**Excerpted data:**
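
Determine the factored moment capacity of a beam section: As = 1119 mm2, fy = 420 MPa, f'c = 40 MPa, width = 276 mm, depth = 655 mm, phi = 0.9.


a = As * fy / (0.85 * f'c * b)
= 1119 * 420 / (0.85 * 40 * 276)
= 50.0831 mm
Mn = As * fy * (d - a/2) / 10^6
= 296.0679 kN-m
phi*Mn = 0.9 * 296.0679 = 266.46 kN-m

266.46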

**Task details:**
Please write out the records above once more, exactly and completely.

**Task result:**
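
Determine the factored moment capacity of a beam section: As = 1119 mm2, fy = 420 MPa, f'c = 40 MPa, width = 276 mm, depth = 655 mm, phi = 0.9.


a = As * fy / (0.85 * f'c * b)
= 1119 * 420 / (0.85 * 40 * 276)
= 50.0831 mm
Mn = As * fy * (d - a/2) / 10^6
= 296.0679 kN-m
phi*Mn = 0.9 * 296.0679 = 266.46 kN-m

266.46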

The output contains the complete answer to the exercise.